* **EXERCISE OBJECTIVE**: Reproduce each line below with no alterations.

Extracted data entries
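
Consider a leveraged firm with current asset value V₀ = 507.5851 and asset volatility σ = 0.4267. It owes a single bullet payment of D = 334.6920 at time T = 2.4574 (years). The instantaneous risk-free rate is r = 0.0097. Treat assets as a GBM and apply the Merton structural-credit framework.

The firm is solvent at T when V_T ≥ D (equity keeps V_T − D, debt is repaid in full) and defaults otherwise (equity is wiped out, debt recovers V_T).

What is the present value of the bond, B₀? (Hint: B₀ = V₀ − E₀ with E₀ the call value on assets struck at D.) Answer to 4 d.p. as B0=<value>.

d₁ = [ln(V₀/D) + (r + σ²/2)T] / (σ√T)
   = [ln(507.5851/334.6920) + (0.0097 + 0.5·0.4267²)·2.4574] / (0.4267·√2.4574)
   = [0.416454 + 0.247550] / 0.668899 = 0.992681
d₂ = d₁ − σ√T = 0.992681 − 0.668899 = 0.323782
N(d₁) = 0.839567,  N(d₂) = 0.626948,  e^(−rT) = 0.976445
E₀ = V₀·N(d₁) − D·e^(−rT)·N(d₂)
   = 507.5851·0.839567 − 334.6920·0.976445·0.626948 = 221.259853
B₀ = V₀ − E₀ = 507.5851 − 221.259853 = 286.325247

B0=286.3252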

* **RESULT OF THIS EXERCISE**:
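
Consider a leveraged firm with current asset value V₀ = 507.5851 and asset volatility σ = 0.4267. It owes a single bullet payment of D = 334.6920 at time T = 2.4574 (years). The instantaneous risk-free rate is r = 0.0097. Treat assets as a GBM and apply the Merton structural-credit framework.

The firm is solvent at T when V_T ≥ D (equity keeps V_T − D, debt is repaid in full) and defaults otherwise (equity is wiped out, debt recovers V_T).

What is the present value of the bond, B₀? (Hint: B₀ = V₀ − E₀ with E₀ the call value on assets struck at D.) Answer to 4 d.p. as B0=<value>.

d₁ = [ln(V₀/D) + (r + σ²/2)T] / (σ√T)
   = [ln(507.5851/334.6920) + (0.0097 + 0.5·0.4267²)·2.4574] / (0.4267·√2.4574)
   = [0.416454 + 0.247550] / 0.668899 = 0.992681
d₂ = d₁ − σ√T = 0.992681 − 0.668899 = 0.323782
N(d₁) = 0.839567,  N(d₂) = 0.626948,  e^(−rT) = 0.976445
E₀ = V₀·N(d₁) − D·e^(−rT)·N(d₂)
   = 507.5851·0.839567 − 334.6920·0.976445·0.626948 = 221.259853
B₀ = V₀ − E₀ = 507.5851 − 221.259853 = 286.325247

B0=286.3252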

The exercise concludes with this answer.